■ TO DO
Repeat exactly the lines from the line containing "Let z(E, k)" to the last line of the listing, including both.

■ RECORDS SHOWN
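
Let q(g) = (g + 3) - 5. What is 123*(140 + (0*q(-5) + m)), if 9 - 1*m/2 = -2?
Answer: 19926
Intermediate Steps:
m = 22 (m = 18 - 2*(-2) = 18 + 4 = 22)
q(g) = -2 + g (q(g) = (3 + g) - 5 = -2 + g)
123*(140 + (0*q(-5) + m)) = 123*(140 + (0*(-2 - 5) + 22)) = 123*(140 + (0*(-7) + 22)) = 123*(140 + (0 + 22)) = 123*(140 + 22) = 123*162 = 19926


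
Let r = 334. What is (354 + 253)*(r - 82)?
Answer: 152964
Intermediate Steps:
(354 + 253)*(r - 82) = (354 + 253)*(334 - 82) = 607*252 = 152964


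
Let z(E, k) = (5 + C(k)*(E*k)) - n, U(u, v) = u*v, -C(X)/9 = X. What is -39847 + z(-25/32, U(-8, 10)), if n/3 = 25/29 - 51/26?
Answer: 3891619/754 ≈ 5161.3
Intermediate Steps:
C(X) = -9*X
n = -2487/754 (n = 3*(25/29 - 51/26) = 3*(-829/754) = -2487/754 ≈ -3.2984)
z(E, k) = 6257/754 - 9*E*k² (z(E, k) = (5 + (-9*k)*(E*k)) - 1*(-2487/754) = (5 - 9*E*k²) + 2487/754 = 6257/754 - 9*E*k²)
-39847 + z(-25/32, U(-8, 10)) = -39847 + (6257/754 - 9*(-25/32)*(-8*10)²) = -39847 + (6257/754 - 9*(-25*1/32)*(-80)²) = -39847 + (6257/754 - 9*(-25/32)*6400) = -39847 + (6257/754 + 45000) = -39847 + 33936257/754 = 3891619/754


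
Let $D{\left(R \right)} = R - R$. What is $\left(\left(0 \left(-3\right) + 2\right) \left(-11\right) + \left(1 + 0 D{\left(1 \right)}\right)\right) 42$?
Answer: $-882$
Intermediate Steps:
$D{\left(R \right)} = 0$
$\left(\left(0 \left(-3\right) + 2\right) \left(-11\right) + \left(1 + 0 D{\left(1 \right)}\right)\right) 42 = \left(\left(0 \left(-3\right) + 2\right) \left(-11\right) + \left(1 + 0 \cdot 0\right)\right) 42 = \left(\left(0 + 2\right) \left(-11\right) + \left(1 + 0\right)\right) 42 = \left(2 \left(-11\right) + 1\right) 42 = \left(-22 + 1\right) 42 = \left(-21\right) 42 = -882$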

■ SOLVED EXERCISE
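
Let z(E, k) = (5 + C(k)*(E*k)) - n, U(u, v) = u*v, -C(X)/9 = X. What is -39847 + z(-25/32, U(-8, 10)), if n/3 = 25/29 - 51/26?
Answer: 3891619/754 ≈ 5161.3
Intermediate Steps:
C(X) = -9*X
n = -2487/754 (n = 3*(25/29 - 51/26) = 3*(-829/754) = -2487/754 ≈ -3.2984)
z(E, k) = 6257/754 - 9*E*k² (z(E, k) = (5 + (-9*k)*(E*k)) - 1*(-2487/754) = (5 - 9*E*k²) + 2487/754 = 6257/754 - 9*E*k²)
-39847 + z(-25/32, U(-8, 10)) = -39847 + (6257/754 - 9*(-25/32)*(-8*10)²) = -39847 + (6257/754 - 9*(-25*1/32)*(-80)²) = -39847 + (6257/754 - 9*(-25/32)*6400) = -39847 + (6257/754 + 45000) = -39847 + 33936257/754 = 3891619/754


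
Let $D{\left(R \right)} = R - R$. What is $\left(\left(0 \left(-3\right) + 2\right) \left(-11\right) + \left(1 + 0 D{\left(1 \right)}\right)\right) 42$?
Answer: $-882$
Intermediate Steps:
$D{\left(R \right)} = 0$
$\left(\left(0 \left(-3\right) + 2\right) \left(-11\right) + \left(1 + 0 D{\left(1 \right)}\right)\right) 42 = \left(\left(0 \left(-3\right) + 2\right) \left(-11\right) + \left(1 + 0 \cdot 0\right)\right) 42 = \left(\left(0 + 2\right) \left(-11\right) + \left(1 + 0\right)\right) 42 = \left(2 \left(-11\right) + 1\right) 42 = \left(-22 + 1\right) 42 = \left(-21\right) 42 = -882$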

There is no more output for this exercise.